[Stored data entries]
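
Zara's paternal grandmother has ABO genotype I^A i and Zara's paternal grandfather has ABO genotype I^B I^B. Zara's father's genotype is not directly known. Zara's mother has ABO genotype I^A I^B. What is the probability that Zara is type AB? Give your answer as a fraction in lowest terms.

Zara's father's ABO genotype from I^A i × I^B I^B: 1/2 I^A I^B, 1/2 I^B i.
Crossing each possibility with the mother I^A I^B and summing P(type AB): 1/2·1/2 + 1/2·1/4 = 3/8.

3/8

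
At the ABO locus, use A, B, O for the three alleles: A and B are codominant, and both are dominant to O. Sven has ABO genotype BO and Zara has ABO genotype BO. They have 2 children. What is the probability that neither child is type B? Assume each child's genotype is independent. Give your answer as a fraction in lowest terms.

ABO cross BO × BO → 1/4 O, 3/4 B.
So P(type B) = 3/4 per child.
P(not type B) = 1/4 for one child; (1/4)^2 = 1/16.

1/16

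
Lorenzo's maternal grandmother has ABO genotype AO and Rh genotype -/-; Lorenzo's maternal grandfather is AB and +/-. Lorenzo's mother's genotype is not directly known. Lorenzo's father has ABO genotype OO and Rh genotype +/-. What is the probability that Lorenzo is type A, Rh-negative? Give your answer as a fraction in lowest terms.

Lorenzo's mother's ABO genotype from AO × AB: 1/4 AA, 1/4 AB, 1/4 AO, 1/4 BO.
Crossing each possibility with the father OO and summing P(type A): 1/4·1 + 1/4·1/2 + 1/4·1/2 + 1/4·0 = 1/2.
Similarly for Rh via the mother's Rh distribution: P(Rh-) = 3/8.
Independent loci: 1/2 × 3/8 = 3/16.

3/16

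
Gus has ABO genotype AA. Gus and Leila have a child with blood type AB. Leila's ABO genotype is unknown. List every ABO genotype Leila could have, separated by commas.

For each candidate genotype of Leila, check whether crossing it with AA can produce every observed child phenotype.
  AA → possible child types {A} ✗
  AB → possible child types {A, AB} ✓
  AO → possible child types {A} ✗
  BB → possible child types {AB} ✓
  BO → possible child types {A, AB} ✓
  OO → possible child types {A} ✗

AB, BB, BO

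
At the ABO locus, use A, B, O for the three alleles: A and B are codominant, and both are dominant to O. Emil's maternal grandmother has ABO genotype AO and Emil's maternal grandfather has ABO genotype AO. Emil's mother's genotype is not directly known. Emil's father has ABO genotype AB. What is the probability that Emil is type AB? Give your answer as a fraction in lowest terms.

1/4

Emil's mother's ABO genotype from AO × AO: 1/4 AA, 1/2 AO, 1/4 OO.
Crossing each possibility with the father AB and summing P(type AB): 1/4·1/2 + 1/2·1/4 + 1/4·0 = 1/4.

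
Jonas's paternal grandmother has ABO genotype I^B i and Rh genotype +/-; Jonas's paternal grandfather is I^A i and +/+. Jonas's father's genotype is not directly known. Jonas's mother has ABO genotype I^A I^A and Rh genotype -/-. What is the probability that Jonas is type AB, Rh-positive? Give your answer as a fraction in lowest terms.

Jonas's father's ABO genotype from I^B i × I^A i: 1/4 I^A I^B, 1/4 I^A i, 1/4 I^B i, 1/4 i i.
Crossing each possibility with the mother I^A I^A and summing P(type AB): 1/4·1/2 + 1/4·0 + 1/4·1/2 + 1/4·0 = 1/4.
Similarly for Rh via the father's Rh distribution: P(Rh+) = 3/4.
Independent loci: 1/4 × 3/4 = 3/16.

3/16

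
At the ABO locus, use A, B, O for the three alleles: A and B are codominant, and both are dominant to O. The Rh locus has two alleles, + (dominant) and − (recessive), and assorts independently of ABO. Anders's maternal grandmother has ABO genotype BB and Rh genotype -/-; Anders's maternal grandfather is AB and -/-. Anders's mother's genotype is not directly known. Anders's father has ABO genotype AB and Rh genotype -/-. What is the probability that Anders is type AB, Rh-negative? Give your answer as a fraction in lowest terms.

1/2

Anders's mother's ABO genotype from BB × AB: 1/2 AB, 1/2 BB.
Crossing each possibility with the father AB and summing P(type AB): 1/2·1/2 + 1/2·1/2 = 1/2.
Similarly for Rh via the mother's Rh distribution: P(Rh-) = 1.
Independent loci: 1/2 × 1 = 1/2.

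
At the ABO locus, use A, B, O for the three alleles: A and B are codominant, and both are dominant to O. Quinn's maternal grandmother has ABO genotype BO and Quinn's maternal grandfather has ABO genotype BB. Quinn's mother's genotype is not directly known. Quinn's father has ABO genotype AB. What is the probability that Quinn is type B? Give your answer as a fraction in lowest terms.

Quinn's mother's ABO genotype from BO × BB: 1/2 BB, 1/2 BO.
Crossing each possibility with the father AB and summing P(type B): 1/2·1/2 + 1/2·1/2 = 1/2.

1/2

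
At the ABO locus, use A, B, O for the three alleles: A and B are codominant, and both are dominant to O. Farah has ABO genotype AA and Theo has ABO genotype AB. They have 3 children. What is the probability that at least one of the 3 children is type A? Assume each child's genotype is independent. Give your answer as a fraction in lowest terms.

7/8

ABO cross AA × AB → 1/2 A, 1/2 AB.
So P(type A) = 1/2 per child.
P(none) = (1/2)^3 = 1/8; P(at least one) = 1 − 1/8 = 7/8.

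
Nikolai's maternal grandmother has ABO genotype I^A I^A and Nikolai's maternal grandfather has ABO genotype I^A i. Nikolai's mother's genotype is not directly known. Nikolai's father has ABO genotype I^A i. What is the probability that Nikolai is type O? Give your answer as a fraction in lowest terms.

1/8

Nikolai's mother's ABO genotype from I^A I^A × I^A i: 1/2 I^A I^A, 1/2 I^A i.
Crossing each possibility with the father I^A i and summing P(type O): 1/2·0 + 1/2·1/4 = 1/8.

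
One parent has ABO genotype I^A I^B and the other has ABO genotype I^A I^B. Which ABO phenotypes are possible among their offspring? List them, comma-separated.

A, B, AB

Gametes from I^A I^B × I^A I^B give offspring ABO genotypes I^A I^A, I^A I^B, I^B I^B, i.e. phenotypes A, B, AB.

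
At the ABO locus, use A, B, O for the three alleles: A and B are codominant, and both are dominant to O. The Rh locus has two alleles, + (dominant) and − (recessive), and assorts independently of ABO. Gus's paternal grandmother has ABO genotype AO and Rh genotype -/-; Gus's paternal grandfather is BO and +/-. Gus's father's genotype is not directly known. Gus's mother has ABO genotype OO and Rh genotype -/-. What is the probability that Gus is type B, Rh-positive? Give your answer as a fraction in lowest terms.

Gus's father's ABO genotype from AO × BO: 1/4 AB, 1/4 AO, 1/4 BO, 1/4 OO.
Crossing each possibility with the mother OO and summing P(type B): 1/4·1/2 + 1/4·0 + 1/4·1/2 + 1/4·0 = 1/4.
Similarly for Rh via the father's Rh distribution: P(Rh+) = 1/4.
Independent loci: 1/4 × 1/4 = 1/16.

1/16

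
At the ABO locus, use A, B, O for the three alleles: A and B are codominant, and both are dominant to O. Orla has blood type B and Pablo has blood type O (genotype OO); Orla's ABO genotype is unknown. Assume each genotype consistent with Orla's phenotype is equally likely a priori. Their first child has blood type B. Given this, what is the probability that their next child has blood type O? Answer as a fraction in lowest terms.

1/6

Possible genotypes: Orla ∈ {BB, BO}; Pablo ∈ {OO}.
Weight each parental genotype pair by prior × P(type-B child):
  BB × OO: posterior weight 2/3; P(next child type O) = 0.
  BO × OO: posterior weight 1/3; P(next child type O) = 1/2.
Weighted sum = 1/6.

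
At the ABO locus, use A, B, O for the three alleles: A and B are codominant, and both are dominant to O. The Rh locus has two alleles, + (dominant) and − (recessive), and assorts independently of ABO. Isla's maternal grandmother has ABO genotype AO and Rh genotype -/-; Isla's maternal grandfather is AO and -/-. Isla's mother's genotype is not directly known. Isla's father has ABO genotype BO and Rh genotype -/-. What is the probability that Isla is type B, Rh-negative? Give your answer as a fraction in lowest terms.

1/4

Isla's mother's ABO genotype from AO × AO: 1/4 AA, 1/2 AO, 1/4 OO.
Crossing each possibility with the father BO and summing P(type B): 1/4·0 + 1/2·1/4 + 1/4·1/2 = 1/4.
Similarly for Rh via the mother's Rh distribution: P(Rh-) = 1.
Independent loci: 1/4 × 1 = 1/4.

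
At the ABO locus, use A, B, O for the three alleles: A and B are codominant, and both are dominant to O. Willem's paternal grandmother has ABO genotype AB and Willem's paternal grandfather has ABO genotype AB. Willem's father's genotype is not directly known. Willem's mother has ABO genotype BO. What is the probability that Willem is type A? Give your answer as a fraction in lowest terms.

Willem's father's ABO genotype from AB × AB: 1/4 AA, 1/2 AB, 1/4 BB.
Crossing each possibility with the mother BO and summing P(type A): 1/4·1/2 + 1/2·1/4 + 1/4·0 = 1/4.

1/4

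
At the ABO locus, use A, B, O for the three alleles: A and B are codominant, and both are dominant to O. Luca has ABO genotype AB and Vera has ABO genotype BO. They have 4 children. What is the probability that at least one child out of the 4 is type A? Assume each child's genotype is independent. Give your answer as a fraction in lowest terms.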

• _Task prompt_:
Exact copies of the lines from the one holding "of ABO. Isla's" through the last line above, and only those, make up the answer.

• _Task solution_:
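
At the ABO locus, use A, B, O for the three alleles: A and B are codominant, and both are dominant to O. The Rh locus has two alleles, + (dominant) and − (recessive), and assorts independently of ABO. Isla's maternal grandmother has ABO genotype AO and Rh genotype -/-; Isla's maternal grandfather is AO and -/-. Isla's mother's genotype is not directly known. Isla's father has ABO genotype BO and Rh genotype -/-. What is the probability that Isla is type B, Rh-negative? Give your answer as a fraction in lowest terms.

1/4

Isla's mother's ABO genotype from AO × AO: 1/4 AA, 1/2 AO, 1/4 OO.
Crossing each possibility with the father BO and summing P(type B): 1/4·0 + 1/2·1/4 + 1/4·1/2 = 1/4.
Similarly for Rh via the mother's Rh distribution: P(Rh-) = 1.
Independent loci: 1/4 × 1 = 1/4.

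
At the ABO locus, use A, B, O for the three alleles: A and B are codominant, and both are dominant to O. Willem's paternal grandmother has ABO genotype AB and Willem's paternal grandfather has ABO genotype AB. Willem's father's genotype is not directly known. Willem's mother has ABO genotype BO. What is the probability that Willem is type A? Give your answer as a fraction in lowest terms.

Willem's father's ABO genotype from AB × AB: 1/4 AA, 1/2 AB, 1/4 BB.
Crossing each possibility with the mother BO and summing P(type A): 1/4·1/2 + 1/2·1/4 + 1/4·0 = 1/4.

1/4

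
At the ABO locus, use A, B, O for the three alleles: A and B are codominant, and both are dominant to O. Luca has ABO genotype AB and Vera has ABO genotype BO. They have 4 children. What is the probability that at least one child out of the 4 is type A? Assume each child's genotype is independent. Give your answer as a fraction in lowest terms.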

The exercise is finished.